→ PROBLEM STATEMENT:
Here is the task for the records below: repeat exactly the lines from the one with "Apex: $331,600" to the one with "List the winners and the clearing price.", both included, and nothing else.

════════

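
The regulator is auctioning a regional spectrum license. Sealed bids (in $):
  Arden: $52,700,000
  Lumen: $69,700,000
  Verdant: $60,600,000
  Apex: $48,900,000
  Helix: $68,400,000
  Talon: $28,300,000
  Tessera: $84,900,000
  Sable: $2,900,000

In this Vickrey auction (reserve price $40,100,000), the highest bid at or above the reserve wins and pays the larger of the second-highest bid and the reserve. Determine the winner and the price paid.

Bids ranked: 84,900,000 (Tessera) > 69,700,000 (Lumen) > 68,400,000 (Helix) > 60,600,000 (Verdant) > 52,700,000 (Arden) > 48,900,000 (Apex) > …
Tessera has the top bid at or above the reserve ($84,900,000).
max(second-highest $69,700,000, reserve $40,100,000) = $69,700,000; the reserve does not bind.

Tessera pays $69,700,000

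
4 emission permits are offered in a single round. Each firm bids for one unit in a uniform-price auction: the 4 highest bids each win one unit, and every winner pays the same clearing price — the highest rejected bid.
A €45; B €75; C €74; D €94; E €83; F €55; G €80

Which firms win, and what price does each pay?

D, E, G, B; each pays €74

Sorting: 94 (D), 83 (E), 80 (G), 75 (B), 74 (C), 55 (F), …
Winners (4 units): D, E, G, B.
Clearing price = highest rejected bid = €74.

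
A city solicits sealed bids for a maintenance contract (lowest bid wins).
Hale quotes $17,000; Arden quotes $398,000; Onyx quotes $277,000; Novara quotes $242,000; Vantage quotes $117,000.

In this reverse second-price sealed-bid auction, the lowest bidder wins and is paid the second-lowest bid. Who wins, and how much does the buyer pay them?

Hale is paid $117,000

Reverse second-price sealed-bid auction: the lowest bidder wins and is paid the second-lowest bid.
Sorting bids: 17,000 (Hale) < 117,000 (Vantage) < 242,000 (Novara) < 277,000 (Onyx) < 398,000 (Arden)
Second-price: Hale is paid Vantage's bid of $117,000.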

════════

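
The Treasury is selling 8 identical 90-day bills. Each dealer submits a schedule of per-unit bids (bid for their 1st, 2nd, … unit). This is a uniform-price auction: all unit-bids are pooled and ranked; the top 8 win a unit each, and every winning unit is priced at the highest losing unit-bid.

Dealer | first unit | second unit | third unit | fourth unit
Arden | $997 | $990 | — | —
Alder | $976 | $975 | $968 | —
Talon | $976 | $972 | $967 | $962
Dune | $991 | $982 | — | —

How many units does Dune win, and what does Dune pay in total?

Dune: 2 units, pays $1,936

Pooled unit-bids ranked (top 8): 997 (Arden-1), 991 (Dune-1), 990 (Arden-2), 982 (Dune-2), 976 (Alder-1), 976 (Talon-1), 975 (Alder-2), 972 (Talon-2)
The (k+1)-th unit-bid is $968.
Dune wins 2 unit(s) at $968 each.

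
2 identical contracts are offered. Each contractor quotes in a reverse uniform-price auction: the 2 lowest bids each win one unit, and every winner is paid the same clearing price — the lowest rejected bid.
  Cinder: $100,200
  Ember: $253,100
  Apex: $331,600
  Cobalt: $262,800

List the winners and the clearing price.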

════════

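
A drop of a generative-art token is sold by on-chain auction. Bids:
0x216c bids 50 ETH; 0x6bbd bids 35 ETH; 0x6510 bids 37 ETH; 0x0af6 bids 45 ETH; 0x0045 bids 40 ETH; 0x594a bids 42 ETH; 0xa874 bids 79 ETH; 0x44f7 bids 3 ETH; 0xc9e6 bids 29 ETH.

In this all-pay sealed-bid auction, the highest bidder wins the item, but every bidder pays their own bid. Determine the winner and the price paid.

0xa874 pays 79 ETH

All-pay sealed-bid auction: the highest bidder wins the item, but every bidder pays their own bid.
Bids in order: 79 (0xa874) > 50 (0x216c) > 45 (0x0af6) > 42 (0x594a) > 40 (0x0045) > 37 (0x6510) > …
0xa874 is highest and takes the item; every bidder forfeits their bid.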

════════

→ TASK RESPONSE:
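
  Apex: $331,600
  Cobalt: $262,800

List the winners and the clearing price.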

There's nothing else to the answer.